# [Activity]
Could every line of the data be copied out once more, exactly?

*** Begin section ***

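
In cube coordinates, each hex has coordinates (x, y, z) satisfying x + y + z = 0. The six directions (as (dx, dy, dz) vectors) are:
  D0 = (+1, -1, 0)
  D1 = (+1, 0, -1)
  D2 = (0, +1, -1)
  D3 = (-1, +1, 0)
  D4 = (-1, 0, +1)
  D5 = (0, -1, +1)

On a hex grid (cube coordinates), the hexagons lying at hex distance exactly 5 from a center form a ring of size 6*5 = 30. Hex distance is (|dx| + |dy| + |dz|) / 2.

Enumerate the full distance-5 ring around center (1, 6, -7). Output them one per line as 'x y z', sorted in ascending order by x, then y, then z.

Answer: -4 6 -2
-4 7 -3
-4 8 -4
-4 9 -5
-4 10 -6
-4 11 -7
-3 5 -2
-3 11 -8
-2 4 -2
-2 11 -9
-1 3 -2
-1 11 -10
0 2 -2
0 11 -11
1 1 -2
1 11 -12
2 1 -3
2 10 -12
3 1 -4
3 9 -12
4 1 -5
4 8 -12
5 1 -6
5 7 -12
6 1 -7
6 2 -8
6 3 -9
6 4 -10
6 5 -11
6 6 -12

Derivation:
Walk ring at distance 5 from (1, 6, -7):
Start at center + D4*5 = (-4, 6, -2)
  hex 0: (-4, 6, -2)
  hex 1: (-3, 5, -2)
  hex 2: (-2, 4, -2)
  hex 3: (-1, 3, -2)
  hex 4: (0, 2, -2)
  hex 5: (1, 1, -2)
  hex 6: (2, 1, -3)
  hex 7: (3, 1, -4)
  hex 8: (4, 1, -5)
  hex 9: (5, 1, -6)
  hex 10: (6, 1, -7)
  hex 11: (6, 2, -8)
  hex 12: (6, 3, -9)
  hex 13: (6, 4, -10)
  hex 14: (6, 5, -11)
  hex 15: (6, 6, -12)
  hex 16: (5, 7, -12)
  hex 17: (4, 8, -12)
  hex 18: (3, 9, -12)
  hex 19: (2, 10, -12)
  hex 20: (1, 11, -12)
  hex 21: (0, 11, -11)
  hex 22: (-1, 11, -10)
  hex 23: (-2, 11, -9)
  hex 24: (-3, 11, -8)
  hex 25: (-4, 11, -7)
  hex 26: (-4, 10, -6)
  hex 27: (-4, 9, -5)
  hex 28: (-4, 8, -4)
  hex 29: (-4, 7, -3)
Sorted: 30 hexes.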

*** End section ***

# [Response]
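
In cube coordinates, each hex has coordinates (x, y, z) satisfying x + y + z = 0. The six directions (as (dx, dy, dz) vectors) are:
  D0 = (+1, -1, 0)
  D1 = (+1, 0, -1)
  D2 = (0, +1, -1)
  D3 = (-1, +1, 0)
  D4 = (-1, 0, +1)
  D5 = (0, -1, +1)

On a hex grid (cube coordinates), the hexagons lying at hex distance exactly 5 from a center form a ring of size 6*5 = 30. Hex distance is (|dx| + |dy| + |dz|) / 2.

Enumerate the full distance-5 ring around center (1, 6, -7). Output them one per line as 'x y z', sorted in ascending order by x, then y, then z.

Answer: -4 6 -2
-4 7 -3
-4 8 -4
-4 9 -5
-4 10 -6
-4 11 -7
-3 5 -2
-3 11 -8
-2 4 -2
-2 11 -9
-1 3 -2
-1 11 -10
0 2 -2
0 11 -11
1 1 -2
1 11 -12
2 1 -3
2 10 -12
3 1 -4
3 9 -12
4 1 -5
4 8 -12
5 1 -6
5 7 -12
6 1 -7
6 2 -8
6 3 -9
6 4 -10
6 5 -11
6 6 -12

Derivation:
Walk ring at distance 5 from (1, 6, -7):
Start at center + D4*5 = (-4, 6, -2)
  hex 0: (-4, 6, -2)
  hex 1: (-3, 5, -2)
  hex 2: (-2, 4, -2)
  hex 3: (-1, 3, -2)
  hex 4: (0, 2, -2)
  hex 5: (1, 1, -2)
  hex 6: (2, 1, -3)
  hex 7: (3, 1, -4)
  hex 8: (4, 1, -5)
  hex 9: (5, 1, -6)
  hex 10: (6, 1, -7)
  hex 11: (6, 2, -8)
  hex 12: (6, 3, -9)
  hex 13: (6, 4, -10)
  hex 14: (6, 5, -11)
  hex 15: (6, 6, -12)
  hex 16: (5, 7, -12)
  hex 17: (4, 8, -12)
  hex 18: (3, 9, -12)
  hex 19: (2, 10, -12)
  hex 20: (1, 11, -12)
  hex 21: (0, 11, -11)
  hex 22: (-1, 11, -10)
  hex 23: (-2, 11, -9)
  hex 24: (-3, 11, -8)
  hex 25: (-4, 11, -7)
  hex 26: (-4, 10, -6)
  hex 27: (-4, 9, -5)
  hex 28: (-4, 8, -4)
  hex 29: (-4, 7, -3)
Sorted: 30 hexes.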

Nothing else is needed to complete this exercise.